◆ Exercise aim:
Copy the lines below exactly, starting at the line that contains "2 CH4 + 2 NH3 + 3 O2 ⟶ 2 HCN + 6 H2O" and stopping after the last line, and include no other lines.

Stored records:

Segment Open

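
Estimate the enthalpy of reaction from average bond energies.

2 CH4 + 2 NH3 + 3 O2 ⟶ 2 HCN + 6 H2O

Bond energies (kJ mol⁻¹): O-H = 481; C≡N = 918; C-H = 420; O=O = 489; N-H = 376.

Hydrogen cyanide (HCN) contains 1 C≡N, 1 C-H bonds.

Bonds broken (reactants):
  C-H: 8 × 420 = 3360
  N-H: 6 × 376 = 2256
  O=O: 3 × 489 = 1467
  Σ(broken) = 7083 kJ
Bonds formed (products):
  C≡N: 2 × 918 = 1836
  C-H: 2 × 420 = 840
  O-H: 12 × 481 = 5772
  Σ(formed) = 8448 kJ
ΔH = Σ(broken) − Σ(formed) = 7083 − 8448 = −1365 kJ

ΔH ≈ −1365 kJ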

Segment Closed

◆ Written solution:
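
2 CH4 + 2 NH3 + 3 O2 ⟶ 2 HCN + 6 H2O

Bond energies (kJ mol⁻¹): O-H = 481; C≡N = 918; C-H = 420; O=O = 489; N-H = 376.

Hydrogen cyanide (HCN) contains 1 C≡N, 1 C-H bonds.

Bonds broken (reactants):
  C-H: 8 × 420 = 3360
  N-H: 6 × 376 = 2256
  O=O: 3 × 489 = 1467
  Σ(broken) = 7083 kJ
Bonds formed (products):
  C≡N: 2 × 918 = 1836
  C-H: 2 × 420 = 840
  O-H: 12 × 481 = 5772
  Σ(formed) = 8448 kJ
ΔH = Σ(broken) − Σ(formed) = 7083 − 8448 = −1365 kJ

ΔH ≈ −1365 kJ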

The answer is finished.